DATA PROVIDED:
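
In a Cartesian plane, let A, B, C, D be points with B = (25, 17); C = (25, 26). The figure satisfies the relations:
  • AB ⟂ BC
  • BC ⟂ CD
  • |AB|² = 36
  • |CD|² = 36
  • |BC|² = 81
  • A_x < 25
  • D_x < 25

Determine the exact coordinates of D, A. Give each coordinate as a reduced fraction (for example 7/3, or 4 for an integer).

1. D_x = 19  [[BC ⟂ CD ⇒ 9y-234=0] ∩ [|D−(25, 26)|²=36]]
2. D_y = 26  [[BC ⟂ CD ⇒ 9y-234=0] ∩ [|D−(25, 26)|²=36]]
   so D = (19, 26)
3. A_x = 19  [[AB ⟂ BC ⇒ -9y+153=0] ∩ [|A−(25, 17)|²=36]]
4. A_y = 17  [[AB ⟂ BC ⇒ -9y+153=0] ∩ [|A−(25, 17)|²=36]]
   so A = (19, 17)

D = (19, 26)
A = (19, 17)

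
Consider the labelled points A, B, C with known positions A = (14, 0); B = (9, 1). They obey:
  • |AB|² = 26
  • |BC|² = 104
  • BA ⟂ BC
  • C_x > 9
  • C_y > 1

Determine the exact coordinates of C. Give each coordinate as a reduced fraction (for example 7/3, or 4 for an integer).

C = (11, 11)

1. C_x = 11  [[BA ⟂ BC ⇒ 5x-1y-44=0] ∩ [|C−(9, 1)|²=104]]
2. C_y = 11  [[BA ⟂ BC ⇒ 5x-1y-44=0] ∩ [|C−(9, 1)|²=104]]
   so C = (11, 11)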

WHAT THE EXERCISE ASKS:
Check each line of the records above, and copy those that hold the word "points".

THE COMPLETED TASK:
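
In a Cartesian plane, let A, B, C, D be points with B = (25, 17); C = (25, 26). The figure satisfies the relations:
Consider the labelled points A, B, C with known positions A = (14, 0); B = (9, 1). They obey: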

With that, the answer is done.